**** ENTRIES SUPPLIED

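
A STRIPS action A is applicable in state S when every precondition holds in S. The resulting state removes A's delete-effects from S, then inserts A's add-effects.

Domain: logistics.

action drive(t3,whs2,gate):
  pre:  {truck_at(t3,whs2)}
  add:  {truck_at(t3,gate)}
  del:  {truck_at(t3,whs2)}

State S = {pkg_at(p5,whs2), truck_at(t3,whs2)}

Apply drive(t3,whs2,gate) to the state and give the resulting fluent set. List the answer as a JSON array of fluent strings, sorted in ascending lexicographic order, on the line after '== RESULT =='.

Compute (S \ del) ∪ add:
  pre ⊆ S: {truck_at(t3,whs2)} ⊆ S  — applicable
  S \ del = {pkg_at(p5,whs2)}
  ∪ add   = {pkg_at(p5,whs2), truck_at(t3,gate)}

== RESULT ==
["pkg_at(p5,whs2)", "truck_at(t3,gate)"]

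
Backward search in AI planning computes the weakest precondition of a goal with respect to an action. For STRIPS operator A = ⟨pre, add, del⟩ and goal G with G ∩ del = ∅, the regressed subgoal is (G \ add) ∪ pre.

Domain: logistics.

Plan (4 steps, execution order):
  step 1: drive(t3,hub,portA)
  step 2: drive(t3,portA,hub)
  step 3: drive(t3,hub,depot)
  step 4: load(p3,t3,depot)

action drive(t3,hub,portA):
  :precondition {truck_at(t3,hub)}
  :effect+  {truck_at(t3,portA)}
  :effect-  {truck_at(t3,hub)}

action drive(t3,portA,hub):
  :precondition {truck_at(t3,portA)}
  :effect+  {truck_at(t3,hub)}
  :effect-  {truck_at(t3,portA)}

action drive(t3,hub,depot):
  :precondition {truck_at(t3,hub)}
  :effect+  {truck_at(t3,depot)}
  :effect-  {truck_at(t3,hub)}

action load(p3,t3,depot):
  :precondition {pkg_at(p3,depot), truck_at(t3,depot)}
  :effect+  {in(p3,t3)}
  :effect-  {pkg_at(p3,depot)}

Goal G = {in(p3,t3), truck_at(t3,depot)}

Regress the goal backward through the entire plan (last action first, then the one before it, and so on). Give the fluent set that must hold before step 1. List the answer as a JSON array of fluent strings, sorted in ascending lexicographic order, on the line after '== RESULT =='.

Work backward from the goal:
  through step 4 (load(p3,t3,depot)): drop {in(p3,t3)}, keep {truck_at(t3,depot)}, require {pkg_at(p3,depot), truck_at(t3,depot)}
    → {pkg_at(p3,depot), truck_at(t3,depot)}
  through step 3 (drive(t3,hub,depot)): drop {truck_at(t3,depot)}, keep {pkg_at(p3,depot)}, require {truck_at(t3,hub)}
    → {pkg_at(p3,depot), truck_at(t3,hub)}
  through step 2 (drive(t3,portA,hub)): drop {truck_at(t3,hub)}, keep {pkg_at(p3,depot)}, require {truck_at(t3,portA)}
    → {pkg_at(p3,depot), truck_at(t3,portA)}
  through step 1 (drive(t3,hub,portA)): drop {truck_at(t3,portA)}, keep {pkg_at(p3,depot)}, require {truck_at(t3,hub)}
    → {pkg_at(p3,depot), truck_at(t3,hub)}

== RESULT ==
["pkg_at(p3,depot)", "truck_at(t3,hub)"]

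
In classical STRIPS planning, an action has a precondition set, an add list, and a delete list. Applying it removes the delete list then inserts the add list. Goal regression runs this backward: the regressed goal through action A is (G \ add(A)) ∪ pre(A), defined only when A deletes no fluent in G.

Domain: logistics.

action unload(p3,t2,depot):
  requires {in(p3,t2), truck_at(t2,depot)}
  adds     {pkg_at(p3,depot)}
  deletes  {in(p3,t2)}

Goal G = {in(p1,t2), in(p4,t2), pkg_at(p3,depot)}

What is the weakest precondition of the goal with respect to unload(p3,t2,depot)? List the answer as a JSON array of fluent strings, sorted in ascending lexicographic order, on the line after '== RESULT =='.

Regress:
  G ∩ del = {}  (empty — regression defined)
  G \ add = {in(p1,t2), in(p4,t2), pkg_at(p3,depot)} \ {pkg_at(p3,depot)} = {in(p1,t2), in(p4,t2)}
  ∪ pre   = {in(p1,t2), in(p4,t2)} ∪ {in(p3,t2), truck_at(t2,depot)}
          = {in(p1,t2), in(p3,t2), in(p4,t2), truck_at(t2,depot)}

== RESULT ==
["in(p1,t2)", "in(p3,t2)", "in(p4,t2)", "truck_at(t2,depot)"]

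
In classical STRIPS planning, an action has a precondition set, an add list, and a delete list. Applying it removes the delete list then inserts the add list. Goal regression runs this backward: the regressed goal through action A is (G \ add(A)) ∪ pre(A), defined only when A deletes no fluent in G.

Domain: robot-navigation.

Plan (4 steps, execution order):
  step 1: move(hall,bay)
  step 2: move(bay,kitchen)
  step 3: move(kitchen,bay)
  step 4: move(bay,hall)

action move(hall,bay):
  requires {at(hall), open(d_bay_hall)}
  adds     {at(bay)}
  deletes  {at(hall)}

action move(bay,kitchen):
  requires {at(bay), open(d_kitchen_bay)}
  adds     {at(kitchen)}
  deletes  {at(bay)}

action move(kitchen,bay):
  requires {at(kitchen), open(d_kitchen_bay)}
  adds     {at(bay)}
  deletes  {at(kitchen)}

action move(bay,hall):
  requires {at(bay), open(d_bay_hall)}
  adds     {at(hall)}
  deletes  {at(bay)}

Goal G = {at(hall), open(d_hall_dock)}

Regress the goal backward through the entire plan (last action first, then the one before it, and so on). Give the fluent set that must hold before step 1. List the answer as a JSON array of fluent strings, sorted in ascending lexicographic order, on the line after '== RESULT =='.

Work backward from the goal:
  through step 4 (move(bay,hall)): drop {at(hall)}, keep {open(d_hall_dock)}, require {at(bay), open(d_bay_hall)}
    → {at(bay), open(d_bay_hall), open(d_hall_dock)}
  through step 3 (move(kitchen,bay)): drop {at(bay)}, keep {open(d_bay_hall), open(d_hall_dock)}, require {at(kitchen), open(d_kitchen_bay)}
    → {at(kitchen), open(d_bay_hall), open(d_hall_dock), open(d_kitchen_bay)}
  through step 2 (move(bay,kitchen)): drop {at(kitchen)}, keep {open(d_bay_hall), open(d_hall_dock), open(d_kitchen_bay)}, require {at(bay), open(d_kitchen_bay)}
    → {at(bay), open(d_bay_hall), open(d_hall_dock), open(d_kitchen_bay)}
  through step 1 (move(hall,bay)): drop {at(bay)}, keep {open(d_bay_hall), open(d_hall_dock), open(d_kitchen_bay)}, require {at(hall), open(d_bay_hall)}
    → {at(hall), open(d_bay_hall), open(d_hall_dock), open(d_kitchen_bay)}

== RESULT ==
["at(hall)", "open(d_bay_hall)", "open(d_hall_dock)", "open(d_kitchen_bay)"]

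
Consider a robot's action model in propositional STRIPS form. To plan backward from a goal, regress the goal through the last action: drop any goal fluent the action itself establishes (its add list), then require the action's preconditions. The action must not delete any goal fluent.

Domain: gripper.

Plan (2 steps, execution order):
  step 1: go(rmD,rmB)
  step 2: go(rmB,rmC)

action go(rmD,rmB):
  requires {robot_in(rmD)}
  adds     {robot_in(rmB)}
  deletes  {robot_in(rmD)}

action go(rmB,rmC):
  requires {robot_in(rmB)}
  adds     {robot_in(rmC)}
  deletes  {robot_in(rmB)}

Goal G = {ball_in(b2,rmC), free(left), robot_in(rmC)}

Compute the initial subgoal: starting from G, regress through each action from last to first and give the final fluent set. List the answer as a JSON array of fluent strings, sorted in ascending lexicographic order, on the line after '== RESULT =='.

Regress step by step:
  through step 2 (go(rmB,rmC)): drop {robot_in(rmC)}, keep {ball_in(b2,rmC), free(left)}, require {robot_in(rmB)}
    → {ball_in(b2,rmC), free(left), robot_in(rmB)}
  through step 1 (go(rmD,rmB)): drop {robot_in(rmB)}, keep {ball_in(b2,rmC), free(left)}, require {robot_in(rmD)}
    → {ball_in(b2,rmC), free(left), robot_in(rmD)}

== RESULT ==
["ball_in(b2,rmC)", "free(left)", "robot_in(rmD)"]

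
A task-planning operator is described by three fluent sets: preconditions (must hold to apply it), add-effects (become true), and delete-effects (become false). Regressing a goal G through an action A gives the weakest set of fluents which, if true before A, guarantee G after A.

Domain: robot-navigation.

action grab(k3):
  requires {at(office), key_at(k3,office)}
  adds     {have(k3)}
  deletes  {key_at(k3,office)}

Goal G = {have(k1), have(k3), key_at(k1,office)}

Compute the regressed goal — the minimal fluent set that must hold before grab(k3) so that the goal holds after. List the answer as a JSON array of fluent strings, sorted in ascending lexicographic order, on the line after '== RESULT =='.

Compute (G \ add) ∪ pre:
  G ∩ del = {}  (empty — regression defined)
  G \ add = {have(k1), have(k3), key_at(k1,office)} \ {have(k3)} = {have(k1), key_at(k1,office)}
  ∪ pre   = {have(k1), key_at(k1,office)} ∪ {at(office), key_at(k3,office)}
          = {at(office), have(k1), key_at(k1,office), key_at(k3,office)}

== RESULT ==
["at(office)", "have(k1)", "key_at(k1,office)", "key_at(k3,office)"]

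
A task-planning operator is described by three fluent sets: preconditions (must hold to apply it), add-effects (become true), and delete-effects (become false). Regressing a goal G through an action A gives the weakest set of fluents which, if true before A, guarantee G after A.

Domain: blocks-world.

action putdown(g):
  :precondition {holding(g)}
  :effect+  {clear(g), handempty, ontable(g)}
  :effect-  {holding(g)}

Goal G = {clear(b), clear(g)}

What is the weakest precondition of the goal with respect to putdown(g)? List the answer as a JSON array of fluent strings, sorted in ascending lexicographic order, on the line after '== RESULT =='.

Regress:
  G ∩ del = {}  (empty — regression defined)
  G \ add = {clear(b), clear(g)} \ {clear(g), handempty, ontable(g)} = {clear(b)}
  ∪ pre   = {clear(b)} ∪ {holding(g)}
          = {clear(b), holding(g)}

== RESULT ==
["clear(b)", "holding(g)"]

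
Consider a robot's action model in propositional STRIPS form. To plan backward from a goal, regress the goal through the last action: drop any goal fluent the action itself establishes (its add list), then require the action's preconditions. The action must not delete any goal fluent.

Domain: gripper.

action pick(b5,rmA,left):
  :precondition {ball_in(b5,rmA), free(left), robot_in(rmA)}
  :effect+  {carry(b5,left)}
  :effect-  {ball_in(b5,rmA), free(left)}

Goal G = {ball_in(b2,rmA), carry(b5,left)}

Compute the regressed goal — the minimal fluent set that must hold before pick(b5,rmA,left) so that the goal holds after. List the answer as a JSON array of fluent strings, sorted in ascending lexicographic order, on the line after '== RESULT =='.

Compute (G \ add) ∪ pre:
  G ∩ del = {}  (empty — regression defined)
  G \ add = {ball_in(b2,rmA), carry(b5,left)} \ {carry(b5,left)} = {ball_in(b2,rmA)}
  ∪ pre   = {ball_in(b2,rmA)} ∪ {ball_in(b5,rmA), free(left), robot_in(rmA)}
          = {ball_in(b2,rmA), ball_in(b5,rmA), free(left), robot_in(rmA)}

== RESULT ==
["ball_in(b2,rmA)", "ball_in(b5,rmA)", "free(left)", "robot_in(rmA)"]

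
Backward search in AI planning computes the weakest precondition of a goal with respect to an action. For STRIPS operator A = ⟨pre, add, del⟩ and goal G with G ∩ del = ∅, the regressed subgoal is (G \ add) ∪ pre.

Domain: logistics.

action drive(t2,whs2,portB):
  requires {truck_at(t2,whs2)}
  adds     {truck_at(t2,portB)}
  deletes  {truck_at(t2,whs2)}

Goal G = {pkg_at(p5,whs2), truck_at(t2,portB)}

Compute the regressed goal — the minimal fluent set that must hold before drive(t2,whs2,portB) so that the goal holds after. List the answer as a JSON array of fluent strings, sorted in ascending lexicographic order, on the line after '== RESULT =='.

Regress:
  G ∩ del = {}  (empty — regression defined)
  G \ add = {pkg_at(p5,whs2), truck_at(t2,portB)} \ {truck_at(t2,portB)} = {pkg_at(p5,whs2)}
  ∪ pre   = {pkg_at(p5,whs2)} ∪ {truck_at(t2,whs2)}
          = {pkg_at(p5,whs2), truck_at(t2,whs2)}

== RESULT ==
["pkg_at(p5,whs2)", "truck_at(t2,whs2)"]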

********

» TRY IT
Among the entries, copy every line containing the word "requires".

» WRITTEN RESPONSE
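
  requires {in(p3,t2), truck_at(t2,depot)}
  requires {at(hall), open(d_bay_hall)}
  requires {at(bay), open(d_kitchen_bay)}
  requires {at(kitchen), open(d_kitchen_bay)}
  requires {at(bay), open(d_bay_hall)}
  requires {robot_in(rmD)}
  requires {robot_in(rmB)}
  requires {at(office), key_at(k3,office)}
  requires {truck_at(t2,whs2)}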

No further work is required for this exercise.